- TASK ITEM:
Output each entry verbatim.

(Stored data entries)
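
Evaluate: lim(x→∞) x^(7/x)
This is an exponential indeterminate form.

For exponential indeterminate forms, take the natural log:
  Let L = lim(x→∞) x^(7/x)
  Then ln(L) = lim(x→∞) [exponent × ln(base)]
  Evaluate using L'Hôpital or standard limits, then exponentiate.
  L = 1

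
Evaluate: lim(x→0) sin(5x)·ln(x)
This is a 0·∞ indeterminate form.

Rewrite 0·∞ as a quotient (0/0 or ∞/∞ form), then apply L'Hôpital's rule:
  lim(x→0) sin(5x)·ln(x) = 0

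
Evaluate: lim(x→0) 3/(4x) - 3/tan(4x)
This is an ∞-∞ indeterminate form.

Combine fractions or rationalize to convert ∞-∞ to 0/0 form:
  lim(x→0) 3/(4x) - 3/tan(4x) = 0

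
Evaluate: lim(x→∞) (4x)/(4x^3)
This is an ∞/∞ indeterminate form.

Apply L'Hôpital's rule: differentiate numerator and denominator separately.
  f(x) = 4·x   ⇒   f'(x) = 4
  g(x) = 4·x^3   ⇒   g'(x) = 12·x^2
  lim(x→∞) f'(x)/g'(x) = lim(x→∞) (4)/(12·x^2)
  = 0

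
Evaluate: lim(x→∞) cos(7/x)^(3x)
This is an exponential indeterminate form.

For exponential indeterminate forms, take the natural log:
  Let L = lim(x→∞) cos(7/x)^(3x)
  Then ln(L) = lim(x→∞) [exponent × ln(base)]
  Evaluate using L'Hôpital or standard limits, then exponentiate.
  L = 1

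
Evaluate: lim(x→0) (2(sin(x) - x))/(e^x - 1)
This is a 0/0 indeterminate form.

Apply L'Hôpital's rule: differentiate numerator and denominator separately.
  f(x) = -2·x + 2·sin(x)   ⇒   f'(x) = 2·cos(x) - 2
  g(x) = e^(x) - 1   ⇒   g'(x) = e^(x)
  lim(x→0) f'(x)/g'(x) = lim(x→0) (2·cos(x) - 2)/(e^(x))
  = 0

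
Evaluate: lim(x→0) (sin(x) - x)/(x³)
This is a 0/0 indeterminate form.

Apply L'Hôpital's rule: differentiate numerator and denominator separately.
  f(x) = -x + sin(x)   ⇒   f'(x) = cos(x) - 1
  g(x) = x^3   ⇒   g'(x) = 3·x^2
  lim(x→0) f'(x)/g'(x) = lim(x→0) (cos(x) - 1)/(3·x^2)
  = -1/6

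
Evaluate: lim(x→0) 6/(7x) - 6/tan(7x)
This is an ∞-∞ indeterminate form.

Combine fractions or rationalize to convert ∞-∞ to 0/0 form:
  lim(x→0) 6/(7x) - 6/tan(7x) = 0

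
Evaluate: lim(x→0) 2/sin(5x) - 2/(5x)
This is an ∞-∞ indeterminate form.

Combine fractions or rationalize to convert ∞-∞ to 0/0 form:
  lim(x→0) 2/sin(5x) - 2/(5x) = 0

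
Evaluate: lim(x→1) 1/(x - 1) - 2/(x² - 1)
This is an ∞-∞ indeterminate form.

Combine fractions or rationalize to convert ∞-∞ to 0/0 form:
  lim(x→1) 1/(x - 1) - 2/(x² - 1) = 1/2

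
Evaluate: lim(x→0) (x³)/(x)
This is a 0/0 indeterminate form.

Apply L'Hôpital's rule: differentiate numerator and denominator separately.
  f(x) = x^3   ⇒   f'(x) = 3·x^2
  g(x) = x   ⇒   g'(x) = 1
  lim(x→0) f'(x)/g'(x) = lim(x→0) (3·x^2)/(1)
  = 0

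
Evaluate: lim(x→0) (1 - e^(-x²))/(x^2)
This is a 0/0 indeterminate form.

Apply L'Hôpital's rule: differentiate numerator and denominator separately.
  f(x) = 1 - e^(-x^2)   ⇒   f'(x) = 2·x·e^(-x^2)
  g(x) = x^2   ⇒   g'(x) = 2·x
  lim(x→0) f'(x)/g'(x) = lim(x→0) (2·x·e^(-x^2))/(2·x)
  = 1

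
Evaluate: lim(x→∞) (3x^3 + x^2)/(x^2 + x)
This is an ∞/∞ indeterminate form.

Apply L'Hôpital's rule: differentiate numerator and denominator separately.
  f(x) = 3·x^3 + x^2   ⇒   f'(x) = 9·x^2 + 2·x
  g(x) = x^2 + x   ⇒   g'(x) = 2·x + 1
  lim(x→∞) f'(x)/g'(x) = lim(x→∞) (9·x^2 + 2·x)/(2·x + 1)
  = ∞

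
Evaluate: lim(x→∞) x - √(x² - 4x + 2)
This is an ∞-∞ indeterminate form.

Combine fractions or rationalize to convert ∞-∞ to 0/0 form:
  lim(x→∞) x - √(x² - 4x + 2) = 2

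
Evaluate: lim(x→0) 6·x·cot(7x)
This is a 0·∞ indeterminate form.

Rewrite 0·∞ as a quotient (0/0 or ∞/∞ form), then apply L'Hôpital's rule:
  lim(x→0) 6·x·cot(7x) = 6/7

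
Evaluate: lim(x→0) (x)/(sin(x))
This is a 0/0 indeterminate form.

Apply L'Hôpital's rule: differentiate numerator and denominator separately.
  f(x) = x   ⇒   f'(x) = 1
  g(x) = sin(x)   ⇒   g'(x) = cos(x)
  lim(x→0) f'(x)/g'(x) = lim(x→0) (1)/(cos(x))
  = 1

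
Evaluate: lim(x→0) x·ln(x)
This is a 0·∞ indeterminate form.

Rewrite 0·∞ as a quotient (0/0 or ∞/∞ form), then apply L'Hôpital's rule:
  lim(x→0) x·ln(x) = 0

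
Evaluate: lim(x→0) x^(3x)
This is an exponential indeterminate form.

For exponential indeterminate forms, take the natural log:
  Let L = lim(x→0) x^(3x)
  Then ln(L) = lim(x→0) [exponent × ln(base)]
  Evaluate using L'Hôpital or standard limits, then exponentiate.
  L = 1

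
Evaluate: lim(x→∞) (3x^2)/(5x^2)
This is an ∞/∞ indeterminate form.

Apply L'Hôpital's rule: differentiate numerator and denominator separately.
  f(x) = 3·x^2   ⇒   f'(x) = 6·x
  g(x) = 5·x^2   ⇒   g'(x) = 10·x
  lim(x→∞) f'(x)/g'(x) = lim(x→∞) (6·x)/(10·x)
  = 3/5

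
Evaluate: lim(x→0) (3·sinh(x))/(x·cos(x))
This is a 0/0 indeterminate form.

Apply L'Hôpital's rule: differentiate numerator and denominator separately.
  f(x) = 3·sinh(x)   ⇒   f'(x) = 3·cosh(x)
  g(x) = x·cos(x)   ⇒   g'(x) = -x·sin(x) + cos(x)
  lim(x→0) f'(x)/g'(x) = lim(x→0) (3·cosh(x))/(-x·sin(x) + cos(x))
  = 3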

- ANSWER SPACE:
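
Evaluate: lim(x→∞) x^(7/x)
This is an exponential indeterminate form.

For exponential indeterminate forms, take the natural log:
  Let L = lim(x→∞) x^(7/x)
  Then ln(L) = lim(x→∞) [exponent × ln(base)]
  Evaluate using L'Hôpital or standard limits, then exponentiate.
  L = 1

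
Evaluate: lim(x→0) sin(5x)·ln(x)
This is a 0·∞ indeterminate form.

Rewrite 0·∞ as a quotient (0/0 or ∞/∞ form), then apply L'Hôpital's rule:
  lim(x→0) sin(5x)·ln(x) = 0

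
Evaluate: lim(x→0) 3/(4x) - 3/tan(4x)
This is an ∞-∞ indeterminate form.

Combine fractions or rationalize to convert ∞-∞ to 0/0 form:
  lim(x→0) 3/(4x) - 3/tan(4x) = 0

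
Evaluate: lim(x→∞) (4x)/(4x^3)
This is an ∞/∞ indeterminate form.

Apply L'Hôpital's rule: differentiate numerator and denominator separately.
  f(x) = 4·x   ⇒   f'(x) = 4
  g(x) = 4·x^3   ⇒   g'(x) = 12·x^2
  lim(x→∞) f'(x)/g'(x) = lim(x→∞) (4)/(12·x^2)
  = 0

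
Evaluate: lim(x→∞) cos(7/x)^(3x)
This is an exponential indeterminate form.

For exponential indeterminate forms, take the natural log:
  Let L = lim(x→∞) cos(7/x)^(3x)
  Then ln(L) = lim(x→∞) [exponent × ln(base)]
  Evaluate using L'Hôpital or standard limits, then exponentiate.
  L = 1

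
Evaluate: lim(x→0) (2(sin(x) - x))/(e^x - 1)
This is a 0/0 indeterminate form.

Apply L'Hôpital's rule: differentiate numerator and denominator separately.
  f(x) = -2·x + 2·sin(x)   ⇒   f'(x) = 2·cos(x) - 2
  g(x) = e^(x) - 1   ⇒   g'(x) = e^(x)
  lim(x→0) f'(x)/g'(x) = lim(x→0) (2·cos(x) - 2)/(e^(x))
  = 0

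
Evaluate: lim(x→0) (sin(x) - x)/(x³)
This is a 0/0 indeterminate form.

Apply L'Hôpital's rule: differentiate numerator and denominator separately.
  f(x) = -x + sin(x)   ⇒   f'(x) = cos(x) - 1
  g(x) = x^3   ⇒   g'(x) = 3·x^2
  lim(x→0) f'(x)/g'(x) = lim(x→0) (cos(x) - 1)/(3·x^2)
  = -1/6

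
Evaluate: lim(x→0) 6/(7x) - 6/tan(7x)
This is an ∞-∞ indeterminate form.

Combine fractions or rationalize to convert ∞-∞ to 0/0 form:
  lim(x→0) 6/(7x) - 6/tan(7x) = 0

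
Evaluate: lim(x→0) 2/sin(5x) - 2/(5x)
This is an ∞-∞ indeterminate form.

Combine fractions or rationalize to convert ∞-∞ to 0/0 form:
  lim(x→0) 2/sin(5x) - 2/(5x) = 0

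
Evaluate: lim(x→1) 1/(x - 1) - 2/(x² - 1)
This is an ∞-∞ indeterminate form.

Combine fractions or rationalize to convert ∞-∞ to 0/0 form:
  lim(x→1) 1/(x - 1) - 2/(x² - 1) = 1/2

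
Evaluate: lim(x→0) (x³)/(x)
This is a 0/0 indeterminate form.

Apply L'Hôpital's rule: differentiate numerator and denominator separately.
  f(x) = x^3   ⇒   f'(x) = 3·x^2
  g(x) = x   ⇒   g'(x) = 1
  lim(x→0) f'(x)/g'(x) = lim(x→0) (3·x^2)/(1)
  = 0

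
Evaluate: lim(x→0) (1 - e^(-x²))/(x^2)
This is a 0/0 indeterminate form.

Apply L'Hôpital's rule: differentiate numerator and denominator separately.
  f(x) = 1 - e^(-x^2)   ⇒   f'(x) = 2·x·e^(-x^2)
  g(x) = x^2   ⇒   g'(x) = 2·x
  lim(x→0) f'(x)/g'(x) = lim(x→0) (2·x·e^(-x^2))/(2·x)
  = 1

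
Evaluate: lim(x→∞) (3x^3 + x^2)/(x^2 + x)
This is an ∞/∞ indeterminate form.

Apply L'Hôpital's rule: differentiate numerator and denominator separately.
  f(x) = 3·x^3 + x^2   ⇒   f'(x) = 9·x^2 + 2·x
  g(x) = x^2 + x   ⇒   g'(x) = 2·x + 1
  lim(x→∞) f'(x)/g'(x) = lim(x→∞) (9·x^2 + 2·x)/(2·x + 1)
  = ∞

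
Evaluate: lim(x→∞) x - √(x² - 4x + 2)
This is an ∞-∞ indeterminate form.

Combine fractions or rationalize to convert ∞-∞ to 0/0 form:
  lim(x→∞) x - √(x² - 4x + 2) = 2

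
Evaluate: lim(x→0) 6·x·cot(7x)
This is a 0·∞ indeterminate form.

Rewrite 0·∞ as a quotient (0/0 or ∞/∞ form), then apply L'Hôpital's rule:
  lim(x→0) 6·x·cot(7x) = 6/7

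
Evaluate: lim(x→0) (x)/(sin(x))
This is a 0/0 indeterminate form.

Apply L'Hôpital's rule: differentiate numerator and denominator separately.
  f(x) = x   ⇒   f'(x) = 1
  g(x) = sin(x)   ⇒   g'(x) = cos(x)
  lim(x→0) f'(x)/g'(x) = lim(x→0) (1)/(cos(x))
  = 1

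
Evaluate: lim(x→0) x·ln(x)
This is a 0·∞ indeterminate form.

Rewrite 0·∞ as a quotient (0/0 or ∞/∞ form), then apply L'Hôpital's rule:
  lim(x→0) x·ln(x) = 0

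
Evaluate: lim(x→0) x^(3x)
This is an exponential indeterminate form.

For exponential indeterminate forms, take the natural log:
  Let L = lim(x→0) x^(3x)
  Then ln(L) = lim(x→0) [exponent × ln(base)]
  Evaluate using L'Hôpital or standard limits, then exponentiate.
  L = 1

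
Evaluate: lim(x→∞) (3x^2)/(5x^2)
This is an ∞/∞ indeterminate form.

Apply L'Hôpital's rule: differentiate numerator and denominator separately.
  f(x) = 3·x^2   ⇒   f'(x) = 6·x
  g(x) = 5·x^2   ⇒   g'(x) = 10·x
  lim(x→∞) f'(x)/g'(x) = lim(x→∞) (6·x)/(10·x)
  = 3/5

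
Evaluate: lim(x→0) (3·sinh(x))/(x·cos(x))
This is a 0/0 indeterminate form.

Apply L'Hôpital's rule: differentiate numerator and denominator separately.
  f(x) = 3·sinh(x)   ⇒   f'(x) = 3·cosh(x)
  g(x) = x·cos(x)   ⇒   g'(x) = -x·sin(x) + cos(x)
  lim(x→0) f'(x)/g'(x) = lim(x→0) (3·cosh(x))/(-x·sin(x) + cos(x))
  = 3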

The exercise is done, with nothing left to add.